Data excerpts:
[Start of section]
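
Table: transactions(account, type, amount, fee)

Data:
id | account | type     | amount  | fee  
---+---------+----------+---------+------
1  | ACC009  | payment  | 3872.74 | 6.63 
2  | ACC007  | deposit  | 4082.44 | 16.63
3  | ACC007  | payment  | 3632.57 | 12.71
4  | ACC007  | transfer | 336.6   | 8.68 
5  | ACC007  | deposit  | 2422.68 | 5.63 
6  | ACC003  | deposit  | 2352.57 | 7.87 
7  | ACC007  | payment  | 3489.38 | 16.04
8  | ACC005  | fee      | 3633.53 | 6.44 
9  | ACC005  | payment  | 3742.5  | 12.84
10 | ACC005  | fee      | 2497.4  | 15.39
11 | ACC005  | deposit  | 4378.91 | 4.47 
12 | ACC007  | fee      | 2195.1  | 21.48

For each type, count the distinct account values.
SELECT type, COUNT(DISTINCT account)
FROM transactions
GROUP BY type

Result:
  deposit: 3 distinct
  fee: 2 distinct
  payment: 3 distinct
  transfer: 1 distinct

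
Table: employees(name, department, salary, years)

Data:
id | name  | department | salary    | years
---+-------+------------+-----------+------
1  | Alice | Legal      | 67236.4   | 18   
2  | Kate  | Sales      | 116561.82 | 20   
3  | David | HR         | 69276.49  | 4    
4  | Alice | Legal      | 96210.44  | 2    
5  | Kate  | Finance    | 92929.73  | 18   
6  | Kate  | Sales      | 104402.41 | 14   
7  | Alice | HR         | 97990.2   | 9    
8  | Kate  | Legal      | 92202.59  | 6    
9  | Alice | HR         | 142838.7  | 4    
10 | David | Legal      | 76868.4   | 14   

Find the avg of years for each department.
SELECT department, AVG(years) as result
FROM employees
GROUP BY department

Result:
  Finance: 18.00
  HR: 5.67
  Legal: 10.00
  Sales: 17.00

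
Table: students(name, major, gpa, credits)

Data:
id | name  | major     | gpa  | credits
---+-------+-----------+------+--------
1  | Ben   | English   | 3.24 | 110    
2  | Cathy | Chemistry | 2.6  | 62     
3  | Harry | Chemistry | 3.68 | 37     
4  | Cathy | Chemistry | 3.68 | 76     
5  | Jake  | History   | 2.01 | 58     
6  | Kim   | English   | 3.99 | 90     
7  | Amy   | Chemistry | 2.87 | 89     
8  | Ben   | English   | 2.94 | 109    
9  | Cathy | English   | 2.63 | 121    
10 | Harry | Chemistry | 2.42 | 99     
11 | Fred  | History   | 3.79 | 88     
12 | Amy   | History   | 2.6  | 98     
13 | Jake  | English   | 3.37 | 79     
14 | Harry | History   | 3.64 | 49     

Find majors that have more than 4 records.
SELECT major, COUNT(*) as cnt
FROM students
GROUP BY major
HAVING COUNT(*) > 4

Result:
  Chemistry: 5
  English: 5

Note: HAVING filters groups after aggregation, WHERE filters rows before.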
[End of section]
WHAT THE TASK REQUIRES
Count every line that holds the word "History" in the entries, and state the result alone.

ANSWER TO THE PROBLEM
4